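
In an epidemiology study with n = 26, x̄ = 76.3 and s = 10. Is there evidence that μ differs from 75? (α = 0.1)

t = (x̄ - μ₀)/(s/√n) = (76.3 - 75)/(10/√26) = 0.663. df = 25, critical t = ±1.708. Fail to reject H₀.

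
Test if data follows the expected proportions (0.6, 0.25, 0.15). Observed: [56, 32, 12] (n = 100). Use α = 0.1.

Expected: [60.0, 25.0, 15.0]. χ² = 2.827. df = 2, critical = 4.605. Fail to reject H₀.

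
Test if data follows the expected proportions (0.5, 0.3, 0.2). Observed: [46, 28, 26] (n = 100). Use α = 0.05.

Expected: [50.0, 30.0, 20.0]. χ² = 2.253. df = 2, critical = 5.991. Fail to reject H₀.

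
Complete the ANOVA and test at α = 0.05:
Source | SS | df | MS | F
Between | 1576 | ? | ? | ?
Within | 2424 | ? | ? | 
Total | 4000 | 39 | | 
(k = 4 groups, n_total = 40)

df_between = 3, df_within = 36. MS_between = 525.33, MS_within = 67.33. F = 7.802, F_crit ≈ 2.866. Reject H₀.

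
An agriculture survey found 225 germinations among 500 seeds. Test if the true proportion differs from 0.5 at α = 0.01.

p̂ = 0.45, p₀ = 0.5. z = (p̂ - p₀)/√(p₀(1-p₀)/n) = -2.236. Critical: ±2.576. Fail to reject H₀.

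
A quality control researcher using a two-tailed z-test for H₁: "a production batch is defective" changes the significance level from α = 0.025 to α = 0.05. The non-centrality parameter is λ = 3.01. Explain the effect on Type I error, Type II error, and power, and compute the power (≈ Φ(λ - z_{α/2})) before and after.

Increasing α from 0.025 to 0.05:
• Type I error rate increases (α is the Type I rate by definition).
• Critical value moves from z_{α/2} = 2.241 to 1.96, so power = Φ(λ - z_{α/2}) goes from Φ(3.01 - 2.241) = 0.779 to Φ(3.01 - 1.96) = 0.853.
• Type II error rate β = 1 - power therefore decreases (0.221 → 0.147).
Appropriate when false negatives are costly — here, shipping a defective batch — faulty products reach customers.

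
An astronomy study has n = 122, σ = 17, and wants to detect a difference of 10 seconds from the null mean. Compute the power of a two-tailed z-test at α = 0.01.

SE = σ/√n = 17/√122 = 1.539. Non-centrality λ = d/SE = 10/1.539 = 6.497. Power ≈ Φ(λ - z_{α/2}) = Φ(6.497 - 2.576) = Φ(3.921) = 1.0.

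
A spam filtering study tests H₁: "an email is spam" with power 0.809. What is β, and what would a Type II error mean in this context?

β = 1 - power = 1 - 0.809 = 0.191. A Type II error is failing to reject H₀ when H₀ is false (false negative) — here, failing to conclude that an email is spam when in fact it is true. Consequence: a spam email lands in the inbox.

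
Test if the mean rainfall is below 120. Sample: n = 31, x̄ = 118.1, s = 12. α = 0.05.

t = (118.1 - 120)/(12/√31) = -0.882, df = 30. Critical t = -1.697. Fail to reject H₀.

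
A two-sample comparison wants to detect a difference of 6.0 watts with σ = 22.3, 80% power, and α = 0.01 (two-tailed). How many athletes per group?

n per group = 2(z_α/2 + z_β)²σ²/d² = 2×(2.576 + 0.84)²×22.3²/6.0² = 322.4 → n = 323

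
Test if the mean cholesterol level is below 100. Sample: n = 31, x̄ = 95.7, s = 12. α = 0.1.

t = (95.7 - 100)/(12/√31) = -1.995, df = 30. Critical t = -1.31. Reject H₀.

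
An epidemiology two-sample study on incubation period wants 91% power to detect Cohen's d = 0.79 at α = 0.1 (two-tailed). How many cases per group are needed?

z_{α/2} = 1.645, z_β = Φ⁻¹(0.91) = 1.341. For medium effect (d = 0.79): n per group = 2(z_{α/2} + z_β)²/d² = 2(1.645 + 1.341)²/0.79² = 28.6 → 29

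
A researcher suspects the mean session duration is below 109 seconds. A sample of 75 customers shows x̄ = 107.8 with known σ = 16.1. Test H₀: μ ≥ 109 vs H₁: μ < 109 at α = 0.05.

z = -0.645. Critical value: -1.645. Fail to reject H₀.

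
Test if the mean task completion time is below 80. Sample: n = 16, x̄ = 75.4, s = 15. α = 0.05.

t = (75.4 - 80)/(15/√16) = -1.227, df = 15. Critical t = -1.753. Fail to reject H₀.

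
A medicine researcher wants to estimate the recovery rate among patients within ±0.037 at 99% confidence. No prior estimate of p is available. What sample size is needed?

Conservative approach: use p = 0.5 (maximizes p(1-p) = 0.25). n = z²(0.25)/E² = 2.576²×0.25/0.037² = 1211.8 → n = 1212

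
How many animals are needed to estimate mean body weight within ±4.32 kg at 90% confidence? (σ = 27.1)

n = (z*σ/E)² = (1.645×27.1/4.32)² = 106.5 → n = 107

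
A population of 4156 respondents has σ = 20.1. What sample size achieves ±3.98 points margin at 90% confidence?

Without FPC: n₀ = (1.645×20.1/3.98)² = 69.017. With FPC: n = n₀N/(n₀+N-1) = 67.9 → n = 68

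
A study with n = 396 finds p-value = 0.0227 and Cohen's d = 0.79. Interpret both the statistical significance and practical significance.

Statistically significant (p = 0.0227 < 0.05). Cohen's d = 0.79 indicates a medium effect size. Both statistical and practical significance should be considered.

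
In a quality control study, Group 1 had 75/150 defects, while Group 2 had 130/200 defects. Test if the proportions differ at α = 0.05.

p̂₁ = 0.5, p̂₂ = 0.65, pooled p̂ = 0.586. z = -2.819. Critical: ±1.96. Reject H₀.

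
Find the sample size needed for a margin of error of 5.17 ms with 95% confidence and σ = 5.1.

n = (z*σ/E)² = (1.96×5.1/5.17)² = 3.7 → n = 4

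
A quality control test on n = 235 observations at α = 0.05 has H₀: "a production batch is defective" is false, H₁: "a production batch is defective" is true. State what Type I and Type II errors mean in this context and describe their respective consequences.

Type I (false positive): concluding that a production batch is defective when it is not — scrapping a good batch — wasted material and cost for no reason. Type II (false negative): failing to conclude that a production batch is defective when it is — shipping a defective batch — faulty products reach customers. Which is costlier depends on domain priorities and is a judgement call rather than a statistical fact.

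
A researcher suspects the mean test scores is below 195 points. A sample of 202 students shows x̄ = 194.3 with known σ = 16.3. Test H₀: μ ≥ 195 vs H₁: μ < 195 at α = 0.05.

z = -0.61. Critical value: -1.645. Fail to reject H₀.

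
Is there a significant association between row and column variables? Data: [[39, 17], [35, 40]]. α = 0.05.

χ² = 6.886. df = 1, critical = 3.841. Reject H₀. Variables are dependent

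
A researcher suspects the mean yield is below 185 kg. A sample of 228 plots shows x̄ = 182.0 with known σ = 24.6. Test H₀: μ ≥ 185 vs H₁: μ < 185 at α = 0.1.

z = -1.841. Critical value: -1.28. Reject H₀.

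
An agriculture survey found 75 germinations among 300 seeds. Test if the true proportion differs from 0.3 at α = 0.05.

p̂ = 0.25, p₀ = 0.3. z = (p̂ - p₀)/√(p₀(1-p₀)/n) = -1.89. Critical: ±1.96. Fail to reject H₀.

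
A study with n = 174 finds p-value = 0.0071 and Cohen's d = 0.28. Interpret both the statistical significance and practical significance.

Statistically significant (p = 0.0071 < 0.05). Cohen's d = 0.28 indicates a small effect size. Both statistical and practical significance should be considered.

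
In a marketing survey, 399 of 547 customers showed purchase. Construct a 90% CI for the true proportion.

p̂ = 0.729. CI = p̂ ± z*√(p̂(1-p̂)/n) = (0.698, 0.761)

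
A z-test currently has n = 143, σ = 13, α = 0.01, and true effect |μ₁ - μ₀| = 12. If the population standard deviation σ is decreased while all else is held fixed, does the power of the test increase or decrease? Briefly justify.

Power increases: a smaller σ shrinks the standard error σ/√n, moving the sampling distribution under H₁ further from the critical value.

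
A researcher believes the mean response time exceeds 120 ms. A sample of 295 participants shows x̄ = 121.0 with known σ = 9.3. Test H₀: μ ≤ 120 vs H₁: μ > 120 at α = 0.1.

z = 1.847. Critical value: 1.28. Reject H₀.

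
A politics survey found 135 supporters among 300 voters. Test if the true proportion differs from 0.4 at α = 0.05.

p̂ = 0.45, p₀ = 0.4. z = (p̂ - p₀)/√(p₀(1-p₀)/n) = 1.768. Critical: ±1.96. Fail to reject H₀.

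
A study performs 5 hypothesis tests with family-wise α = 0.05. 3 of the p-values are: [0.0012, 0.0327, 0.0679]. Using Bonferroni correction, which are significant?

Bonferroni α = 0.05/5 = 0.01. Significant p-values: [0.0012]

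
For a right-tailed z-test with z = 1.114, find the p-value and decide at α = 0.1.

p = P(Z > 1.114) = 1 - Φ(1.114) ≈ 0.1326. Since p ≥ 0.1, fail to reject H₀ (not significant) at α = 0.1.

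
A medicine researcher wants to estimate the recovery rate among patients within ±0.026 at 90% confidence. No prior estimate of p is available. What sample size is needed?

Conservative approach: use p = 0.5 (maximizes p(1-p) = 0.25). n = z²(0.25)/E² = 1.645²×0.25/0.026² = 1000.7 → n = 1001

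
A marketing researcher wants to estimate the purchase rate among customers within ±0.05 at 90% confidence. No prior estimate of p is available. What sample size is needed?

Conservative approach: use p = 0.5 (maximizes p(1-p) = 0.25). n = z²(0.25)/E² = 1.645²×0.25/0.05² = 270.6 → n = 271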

━━━━━━━━━━

• Your goal: Your job is to print exactly the lines that run from the top of the entries through the line with "Total | 4000 | 39 | |", and no others.

• Result of this exercise:
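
In an epidemiology study with n = 26, x̄ = 76.3 and s = 10. Is there evidence that μ differs from 75? (α = 0.1)

t = (x̄ - μ₀)/(s/√n) = (76.3 - 75)/(10/√26) = 0.663. df = 25, critical t = ±1.708. Fail to reject H₀.

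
Test if data follows the expected proportions (0.6, 0.25, 0.15). Observed: [56, 32, 12] (n = 100). Use α = 0.1.

Expected: [60.0, 25.0, 15.0]. χ² = 2.827. df = 2, critical = 4.605. Fail to reject H₀.

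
Test if data follows the expected proportions (0.5, 0.3, 0.2). Observed: [46, 28, 26] (n = 100). Use α = 0.05.

Expected: [50.0, 30.0, 20.0]. χ² = 2.253. df = 2, critical = 5.991. Fail to reject H₀.

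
Complete the ANOVA and test at α = 0.05:
Source | SS | df | MS | F
Between | 1576 | ? | ? | ?
Within | 2424 | ? | ? | 
Total | 4000 | 39 | | 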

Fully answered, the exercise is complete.